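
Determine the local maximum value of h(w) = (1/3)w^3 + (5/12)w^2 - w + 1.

37/16

h'(w) = w^2 + (5/6)w - 1. Setting h'(w) = 0 gives w ∈ {-3/2, 2/3}.
Second-derivative test with h''(w) = 2w + 5/6: h''(-3/2) = -13/6 < 0 ⇒ local maximum; h''(2/3) = 13/6 > 0 ⇒ local minimum.
The local maximum is h(-3/2) = 37/16.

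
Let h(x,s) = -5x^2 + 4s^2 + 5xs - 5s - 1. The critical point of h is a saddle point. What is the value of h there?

-46/21

∂h/∂x = -10x + 5s = 0 and ∂h/∂s = 5x + 8s - 5 = 0, so (x, s) = (5/21, 10/21).
The Hessian has h_{xx} = -10, h_{ss} = 8, h_{xs} = 5, giving D = -105 < 0, so the point is a saddle point.
h(5/21, 10/21) = -46/21.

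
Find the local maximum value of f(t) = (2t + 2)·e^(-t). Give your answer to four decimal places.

2.0000

Differentiating with the product rule gives f'(t) = (-2t)·e^(-t). Since e^(-t) > 0, the only critical point is t = 0.
f''(0) has the same sign as -2 < 0, so this is a local maximum.
f(0) = (2)·e^(0) ≈ 2.0000.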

........

▶ **Work instruction**: The records above must be repeated exactly, every one of them.

▶ **Completed task**:
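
Determine the local maximum value of h(w) = (1/3)w^3 + (5/12)w^2 - w + 1.

37/16

h'(w) = w^2 + (5/6)w - 1. Setting h'(w) = 0 gives w ∈ {-3/2, 2/3}.
Second-derivative test with h''(w) = 2w + 5/6: h''(-3/2) = -13/6 < 0 ⇒ local maximum; h''(2/3) = 13/6 > 0 ⇒ local minimum.
The local maximum is h(-3/2) = 37/16.

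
Let h(x,s) = -5x^2 + 4s^2 + 5xs - 5s - 1. The critical point of h is a saddle point. What is the value of h there?

-46/21

∂h/∂x = -10x + 5s = 0 and ∂h/∂s = 5x + 8s - 5 = 0, so (x, s) = (5/21, 10/21).
The Hessian has h_{xx} = -10, h_{ss} = 8, h_{xs} = 5, giving D = -105 < 0, so the point is a saddle point.
h(5/21, 10/21) = -46/21.

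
Find the local maximum value of f(t) = (2t + 2)·e^(-t). Give your answer to four decimal places.

2.0000

Differentiating with the product rule gives f'(t) = (-2t)·e^(-t). Since e^(-t) > 0, the only critical point is t = 0.
f''(0) has the same sign as -2 < 0, so this is a local maximum.
f(0) = (2)·e^(0) ≈ 2.0000.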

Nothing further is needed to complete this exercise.